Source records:
....................

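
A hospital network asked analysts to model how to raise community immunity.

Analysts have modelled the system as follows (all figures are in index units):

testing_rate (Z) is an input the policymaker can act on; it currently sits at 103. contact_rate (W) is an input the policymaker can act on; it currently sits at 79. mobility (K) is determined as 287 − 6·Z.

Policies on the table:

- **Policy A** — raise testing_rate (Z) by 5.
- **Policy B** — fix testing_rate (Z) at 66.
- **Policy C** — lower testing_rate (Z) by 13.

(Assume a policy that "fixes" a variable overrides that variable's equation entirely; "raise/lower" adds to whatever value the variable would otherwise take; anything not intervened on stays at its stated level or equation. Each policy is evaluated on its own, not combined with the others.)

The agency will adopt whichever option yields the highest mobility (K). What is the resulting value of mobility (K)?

-109

Policy A (Z + 5):
  Z = 103 + 5 = 108
  K = 287 − 6·108 = -361
Policy B (Z := 66):
  Z = 66
  K = 287 − 6·66 = -109
Policy C (Z − 13):
  Z = 103 − 13 = 90
  K = 287 − 6·90 = -253
Comparing — Policy A: K=-361, Policy B: K=-109, Policy C: K=-253. Highest is -109 (Policy B).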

....................

Search the records for the word "raise" and return every line that holds it.

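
A hospital network asked analysts to model how to raise community immunity.
- **Policy A** — raise testing_rate (Z) by 5.
(Assume a policy that "fixes" a variable overrides that variable's equation entirely; "raise/lower" adds to whatever value the variable would otherwise take; anything not intervened on stays at its stated level or equation. Each policy is evaluated on its own, not combined with the others.)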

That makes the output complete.